** Opening Study material block **

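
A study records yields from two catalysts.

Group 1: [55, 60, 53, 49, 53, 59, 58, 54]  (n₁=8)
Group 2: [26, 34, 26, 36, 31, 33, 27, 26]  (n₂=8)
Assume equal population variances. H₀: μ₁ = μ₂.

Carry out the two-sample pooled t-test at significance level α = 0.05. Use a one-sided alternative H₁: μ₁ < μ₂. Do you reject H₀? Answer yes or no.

reject H₀: no

x̄₁=55.125, s₁=3.682, n₁=8
x̄₂=29.875, s₂=4.121, n₂=8
s_p² = [7·3.682² + 7·4.121²]/14 = 15.2679
SE = √(s_p²·(1/8+1/8)) = 1.9537
t = (55.125−29.875)/1.9537 = 12.9242
df = 14
p-value (one-sided, H₁ less) = 1.00000
At α=0.05: p ≥ α → fail to reject H₀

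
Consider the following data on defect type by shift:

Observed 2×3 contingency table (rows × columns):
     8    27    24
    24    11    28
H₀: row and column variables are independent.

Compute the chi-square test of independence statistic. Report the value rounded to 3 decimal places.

Row totals [59, 63], col totals [32, 38, 52], n=122
χ² = (8−15.48)²/15.48 + (27−18.38)²/18.38 + (24−25.15)²/25.15 + (24−16.52)²/16.52 + (11−19.62)²/19.62 + (28−26.85)²/26.85 = 14.9294
df = 2

test statistic = 14.929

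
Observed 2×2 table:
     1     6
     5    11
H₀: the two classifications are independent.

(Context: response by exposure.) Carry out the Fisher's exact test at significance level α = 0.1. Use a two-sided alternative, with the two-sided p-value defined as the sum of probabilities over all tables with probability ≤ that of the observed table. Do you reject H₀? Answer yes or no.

Margins: r₁=7, r₂=16, c₁=6, c₂=17, n=23
p_obs = C(7,1)·C(16,5)/C(23,6); sum pmf over tables with pmf ≤ p_obs
p-value (two-sided) = 0.62139
At α=0.1: p ≥ α → fail to reject H₀

reject H₀: no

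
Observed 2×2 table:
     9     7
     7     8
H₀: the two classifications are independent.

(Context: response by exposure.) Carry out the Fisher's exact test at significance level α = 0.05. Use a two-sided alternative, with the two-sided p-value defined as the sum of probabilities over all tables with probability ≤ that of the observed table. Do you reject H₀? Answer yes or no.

reject H₀: no

Margins: r₁=16, r₂=15, c₁=16, c₂=15, n=31
p_obs = C(16,9)·C(15,7)/C(31,16); sum pmf over tables with pmf ≤ p_obs
p-value (two-sided) = 0.72443
At α=0.05: p ≥ α → fail to reject H₀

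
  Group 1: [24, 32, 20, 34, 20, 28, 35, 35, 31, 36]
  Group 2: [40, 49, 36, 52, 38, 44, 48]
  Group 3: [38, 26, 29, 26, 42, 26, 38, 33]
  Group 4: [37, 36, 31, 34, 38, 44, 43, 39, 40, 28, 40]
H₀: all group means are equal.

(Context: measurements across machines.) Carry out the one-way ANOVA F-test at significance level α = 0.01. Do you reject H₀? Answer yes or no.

Group means [29.50, 43.86, 32.25, 37.27], grand mean 35.278
SSB = Σnᵢ(x̄ᵢ−x̄)² = 966.183; SSW = ΣΣ(x−x̄ᵢ)² = 1089.039
MSB = 966.183/3 = 322.0611; MSW = 1089.039/32 = 34.0325
F = MSB/MSW = 9.4633
df = (3, 32)
p-value (upper-tail) = 0.00013
At α=0.01: p < α → reject H₀

reject H₀: yes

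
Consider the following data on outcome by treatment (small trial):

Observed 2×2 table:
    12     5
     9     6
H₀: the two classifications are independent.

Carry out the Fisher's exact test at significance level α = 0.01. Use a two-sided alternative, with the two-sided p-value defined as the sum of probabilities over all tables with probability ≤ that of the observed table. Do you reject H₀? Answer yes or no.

reject H₀: no

Margins: r₁=17, r₂=15, c₁=21, c₂=11, n=32
p_obs = C(17,12)·C(15,9)/C(32,21); sum pmf over tables with pmf ≤ p_obs
p-value (two-sided) = 0.71195
At α=0.01: p ≥ α → fail to reject H₀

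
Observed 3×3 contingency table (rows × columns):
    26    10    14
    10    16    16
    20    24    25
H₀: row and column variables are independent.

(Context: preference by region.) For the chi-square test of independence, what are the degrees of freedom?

degrees of freedom = 4

df = (r−1)(c−1) = (3−1)·(3−1) = 4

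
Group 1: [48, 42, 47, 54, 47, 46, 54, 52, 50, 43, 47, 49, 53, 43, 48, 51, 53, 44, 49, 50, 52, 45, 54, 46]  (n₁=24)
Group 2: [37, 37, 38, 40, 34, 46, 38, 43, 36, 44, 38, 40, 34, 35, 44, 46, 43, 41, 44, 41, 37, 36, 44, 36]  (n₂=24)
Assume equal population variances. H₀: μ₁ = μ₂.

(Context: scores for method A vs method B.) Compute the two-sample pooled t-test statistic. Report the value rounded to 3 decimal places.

x̄₁=48.625, s₁=3.739, n₁=24
x̄₂=39.667, s₂=3.830, n₂=24
s_p² = [23·3.739² + 23·3.830²]/46 = 14.3252
SE = √(s_p²·(1/24+1/24)) = 1.0926
t = (48.625−39.667)/1.0926 = 8.1991
df = 46

test statistic = 8.199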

** Closing Study material block **

▶ [Your instructions]:
I'd like every record written out exactly as given.

▶ [Solved problem]:
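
A study records yields from two catalysts.

Group 1: [55, 60, 53, 49, 53, 59, 58, 54]  (n₁=8)
Group 2: [26, 34, 26, 36, 31, 33, 27, 26]  (n₂=8)
Assume equal population variances. H₀: μ₁ = μ₂.

Carry out the two-sample pooled t-test at significance level α = 0.05. Use a one-sided alternative H₁: μ₁ < μ₂. Do you reject H₀? Answer yes or no.

reject H₀: no

x̄₁=55.125, s₁=3.682, n₁=8
x̄₂=29.875, s₂=4.121, n₂=8
s_p² = [7·3.682² + 7·4.121²]/14 = 15.2679
SE = √(s_p²·(1/8+1/8)) = 1.9537
t = (55.125−29.875)/1.9537 = 12.9242
df = 14
p-value (one-sided, H₁ less) = 1.00000
At α=0.05: p ≥ α → fail to reject H₀

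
Consider the following data on defect type by shift:

Observed 2×3 contingency table (rows × columns):
     8    27    24
    24    11    28
H₀: row and column variables are independent.

Compute the chi-square test of independence statistic. Report the value rounded to 3 decimal places.

Row totals [59, 63], col totals [32, 38, 52], n=122
χ² = (8−15.48)²/15.48 + (27−18.38)²/18.38 + (24−25.15)²/25.15 + (24−16.52)²/16.52 + (11−19.62)²/19.62 + (28−26.85)²/26.85 = 14.9294
df = 2

test statistic = 14.929

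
Observed 2×2 table:
     1     6
     5    11
H₀: the two classifications are independent.

(Context: response by exposure.) Carry out the Fisher's exact test at significance level α = 0.1. Use a two-sided alternative, with the two-sided p-value defined as the sum of probabilities over all tables with probability ≤ that of the observed table. Do you reject H₀? Answer yes or no.

Margins: r₁=7, r₂=16, c₁=6, c₂=17, n=23
p_obs = C(7,1)·C(16,5)/C(23,6); sum pmf over tables with pmf ≤ p_obs
p-value (two-sided) = 0.62139
At α=0.1: p ≥ α → fail to reject H₀

reject H₀: no

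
Observed 2×2 table:
     9     7
     7     8
H₀: the two classifications are independent.

(Context: response by exposure.) Carry out the Fisher's exact test at significance level α = 0.05. Use a two-sided alternative, with the two-sided p-value defined as the sum of probabilities over all tables with probability ≤ that of the observed table. Do you reject H₀? Answer yes or no.

reject H₀: no

Margins: r₁=16, r₂=15, c₁=16, c₂=15, n=31
p_obs = C(16,9)·C(15,7)/C(31,16); sum pmf over tables with pmf ≤ p_obs
p-value (two-sided) = 0.72443
At α=0.05: p ≥ α → fail to reject H₀

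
  Group 1: [24, 32, 20, 34, 20, 28, 35, 35, 31, 36]
  Group 2: [40, 49, 36, 52, 38, 44, 48]
  Group 3: [38, 26, 29, 26, 42, 26, 38, 33]
  Group 4: [37, 36, 31, 34, 38, 44, 43, 39, 40, 28, 40]
H₀: all group means are equal.

(Context: measurements across machines.) Carry out the one-way ANOVA F-test at significance level α = 0.01. Do you reject H₀? Answer yes or no.

Group means [29.50, 43.86, 32.25, 37.27], grand mean 35.278
SSB = Σnᵢ(x̄ᵢ−x̄)² = 966.183; SSW = ΣΣ(x−x̄ᵢ)² = 1089.039
MSB = 966.183/3 = 322.0611; MSW = 1089.039/32 = 34.0325
F = MSB/MSW = 9.4633
df = (3, 32)
p-value (upper-tail) = 0.00013
At α=0.01: p < α → reject H₀

reject H₀: yes

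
Consider the following data on outcome by treatment (small trial):

Observed 2×2 table:
    12     5
     9     6
H₀: the two classifications are independent.

Carry out the Fisher's exact test at significance level α = 0.01. Use a two-sided alternative, with the two-sided p-value defined as the sum of probabilities over all tables with probability ≤ that of the observed table. Do you reject H₀? Answer yes or no.

reject H₀: no

Margins: r₁=17, r₂=15, c₁=21, c₂=11, n=32
p_obs = C(17,12)·C(15,9)/C(32,21); sum pmf over tables with pmf ≤ p_obs
p-value (two-sided) = 0.71195
At α=0.01: p ≥ α → fail to reject H₀

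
Observed 3×3 contingency table (rows × columns):
    26    10    14
    10    16    16
    20    24    25
H₀: row and column variables are independent.

(Context: preference by region.) For the chi-square test of independence, what are the degrees of freedom?

degrees of freedom = 4

df = (r−1)(c−1) = (3−1)·(3−1) = 4

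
Group 1: [48, 42, 47, 54, 47, 46, 54, 52, 50, 43, 47, 49, 53, 43, 48, 51, 53, 44, 49, 50, 52, 45, 54, 46]  (n₁=24)
Group 2: [37, 37, 38, 40, 34, 46, 38, 43, 36, 44, 38, 40, 34, 35, 44, 46, 43, 41, 44, 41, 37, 36, 44, 36]  (n₂=24)
Assume equal population variances. H₀: μ₁ = μ₂.

(Context: scores for method A vs method B.) Compute the two-sample pooled t-test statistic. Report the value rounded to 3 decimal places.

x̄₁=48.625, s₁=3.739, n₁=24
x̄₂=39.667, s₂=3.830, n₂=24
s_p² = [23·3.739² + 23·3.830²]/46 = 14.3252
SE = √(s_p²·(1/24+1/24)) = 1.0926
t = (48.625−39.667)/1.0926 = 8.1991
df = 46

test statistic = 8.199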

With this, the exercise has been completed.